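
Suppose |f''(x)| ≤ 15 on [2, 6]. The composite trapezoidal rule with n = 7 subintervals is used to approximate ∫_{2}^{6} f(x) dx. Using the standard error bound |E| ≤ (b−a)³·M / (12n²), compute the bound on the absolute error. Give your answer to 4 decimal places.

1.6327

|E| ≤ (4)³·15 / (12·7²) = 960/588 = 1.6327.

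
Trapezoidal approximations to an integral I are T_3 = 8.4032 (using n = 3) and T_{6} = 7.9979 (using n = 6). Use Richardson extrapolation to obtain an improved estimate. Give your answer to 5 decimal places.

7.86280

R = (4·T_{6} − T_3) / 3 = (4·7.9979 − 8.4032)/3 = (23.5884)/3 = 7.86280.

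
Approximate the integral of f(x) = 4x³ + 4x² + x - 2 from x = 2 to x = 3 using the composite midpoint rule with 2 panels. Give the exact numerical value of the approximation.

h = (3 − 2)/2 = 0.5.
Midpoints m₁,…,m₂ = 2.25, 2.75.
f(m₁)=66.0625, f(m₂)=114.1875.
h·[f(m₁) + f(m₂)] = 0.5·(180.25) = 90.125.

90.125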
==================================================
WHAT YOU NEED TO DO: Copy every line of the data above exactly.

TASK ANSWER:
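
Suppose |f''(x)| ≤ 15 on [2, 6]. The composite trapezoidal rule with n = 7 subintervals is used to approximate ∫_{2}^{6} f(x) dx. Using the standard error bound |E| ≤ (b−a)³·M / (12n²), compute the bound on the absolute error. Give your answer to 4 decimal places.

1.6327

|E| ≤ (4)³·15 / (12·7²) = 960/588 = 1.6327.

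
Trapezoidal approximations to an integral I are T_3 = 8.4032 (using n = 3) and T_{6} = 7.9979 (using n = 6). Use Richardson extrapolation to obtain an improved estimate. Give your answer to 5 decimal places.

7.86280

R = (4·T_{6} − T_3) / 3 = (4·7.9979 − 8.4032)/3 = (23.5884)/3 = 7.86280.

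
Approximate the integral of f(x) = 4x³ + 4x² + x - 2 from x = 2 to x = 3 using the composite midpoint rule with 2 panels. Give the exact numerical value of the approximation.

h = (3 − 2)/2 = 0.5.
Midpoints m₁,…,m₂ = 2.25, 2.75.
f(m₁)=66.0625, f(m₂)=114.1875.
h·[f(m₁) + f(m₂)] = 0.5·(180.25) = 90.125.

90.125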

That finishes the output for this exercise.